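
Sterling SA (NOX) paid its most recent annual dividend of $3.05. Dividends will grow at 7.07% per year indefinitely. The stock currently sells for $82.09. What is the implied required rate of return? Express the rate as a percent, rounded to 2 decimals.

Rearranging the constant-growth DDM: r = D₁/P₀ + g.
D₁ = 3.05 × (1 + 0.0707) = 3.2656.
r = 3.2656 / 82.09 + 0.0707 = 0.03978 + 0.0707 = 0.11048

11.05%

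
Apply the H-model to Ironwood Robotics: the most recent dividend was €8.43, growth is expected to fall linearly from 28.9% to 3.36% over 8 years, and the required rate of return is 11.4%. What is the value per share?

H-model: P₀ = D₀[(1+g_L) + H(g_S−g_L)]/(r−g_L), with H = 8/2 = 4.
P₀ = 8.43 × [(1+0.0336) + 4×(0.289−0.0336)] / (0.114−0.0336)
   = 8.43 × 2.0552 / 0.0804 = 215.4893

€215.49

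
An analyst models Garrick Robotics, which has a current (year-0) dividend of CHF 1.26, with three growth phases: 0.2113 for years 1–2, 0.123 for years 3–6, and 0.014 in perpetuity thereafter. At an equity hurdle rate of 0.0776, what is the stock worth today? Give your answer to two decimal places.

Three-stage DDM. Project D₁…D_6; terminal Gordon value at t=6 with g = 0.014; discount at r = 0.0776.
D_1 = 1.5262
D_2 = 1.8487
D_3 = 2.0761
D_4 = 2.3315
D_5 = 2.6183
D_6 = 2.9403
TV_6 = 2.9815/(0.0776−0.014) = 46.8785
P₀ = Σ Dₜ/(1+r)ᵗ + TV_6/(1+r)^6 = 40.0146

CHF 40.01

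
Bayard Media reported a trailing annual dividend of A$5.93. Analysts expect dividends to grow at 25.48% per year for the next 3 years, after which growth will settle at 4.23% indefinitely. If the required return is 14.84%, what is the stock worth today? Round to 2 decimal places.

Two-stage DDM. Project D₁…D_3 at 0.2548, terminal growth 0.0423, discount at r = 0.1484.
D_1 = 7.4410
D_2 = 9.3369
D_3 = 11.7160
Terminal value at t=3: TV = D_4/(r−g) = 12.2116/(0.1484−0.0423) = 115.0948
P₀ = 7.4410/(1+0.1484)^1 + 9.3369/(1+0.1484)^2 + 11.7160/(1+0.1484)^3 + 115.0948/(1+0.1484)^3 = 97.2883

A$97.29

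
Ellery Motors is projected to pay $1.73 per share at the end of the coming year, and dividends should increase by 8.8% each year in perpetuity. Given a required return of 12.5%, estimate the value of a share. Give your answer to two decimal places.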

● **What you should do**: Your answer should be the listing itself, repeated exactly.

● **Written response**:
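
Sterling SA (NOX) paid its most recent annual dividend of $3.05. Dividends will grow at 7.07% per year indefinitely. The stock currently sells for $82.09. What is the implied required rate of return? Express the rate as a percent, rounded to 2 decimals.

Rearranging the constant-growth DDM: r = D₁/P₀ + g.
D₁ = 3.05 × (1 + 0.0707) = 3.2656.
r = 3.2656 / 82.09 + 0.0707 = 0.03978 + 0.0707 = 0.11048

11.05%

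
Apply the H-model to Ironwood Robotics: the most recent dividend was €8.43, growth is expected to fall linearly from 28.9% to 3.36% over 8 years, and the required rate of return is 11.4%. What is the value per share?

H-model: P₀ = D₀[(1+g_L) + H(g_S−g_L)]/(r−g_L), with H = 8/2 = 4.
P₀ = 8.43 × [(1+0.0336) + 4×(0.289−0.0336)] / (0.114−0.0336)
   = 8.43 × 2.0552 / 0.0804 = 215.4893

€215.49

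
An analyst models Garrick Robotics, which has a current (year-0) dividend of CHF 1.26, with three growth phases: 0.2113 for years 1–2, 0.123 for years 3–6, and 0.014 in perpetuity thereafter. At an equity hurdle rate of 0.0776, what is the stock worth today? Give your answer to two decimal places.

Three-stage DDM. Project D₁…D_6; terminal Gordon value at t=6 with g = 0.014; discount at r = 0.0776.
D_1 = 1.5262
D_2 = 1.8487
D_3 = 2.0761
D_4 = 2.3315
D_5 = 2.6183
D_6 = 2.9403
TV_6 = 2.9815/(0.0776−0.014) = 46.8785
P₀ = Σ Dₜ/(1+r)ᵗ + TV_6/(1+r)^6 = 40.0146

CHF 40.01

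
Bayard Media reported a trailing annual dividend of A$5.93. Analysts expect dividends to grow at 25.48% per year for the next 3 years, after which growth will settle at 4.23% indefinitely. If the required return is 14.84%, what is the stock worth today? Round to 2 decimal places.

Two-stage DDM. Project D₁…D_3 at 0.2548, terminal growth 0.0423, discount at r = 0.1484.
D_1 = 7.4410
D_2 = 9.3369
D_3 = 11.7160
Terminal value at t=3: TV = D_4/(r−g) = 12.2116/(0.1484−0.0423) = 115.0948
P₀ = 7.4410/(1+0.1484)^1 + 9.3369/(1+0.1484)^2 + 11.7160/(1+0.1484)^3 + 115.0948/(1+0.1484)^3 = 97.2883

A$97.29

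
Ellery Motors is projected to pay $1.73 per share at the end of the coming year, and dividends should increase by 8.8% each year in perpetuity. Given a required return of 12.5%, estimate the value of a share. Give your answer to two decimal places.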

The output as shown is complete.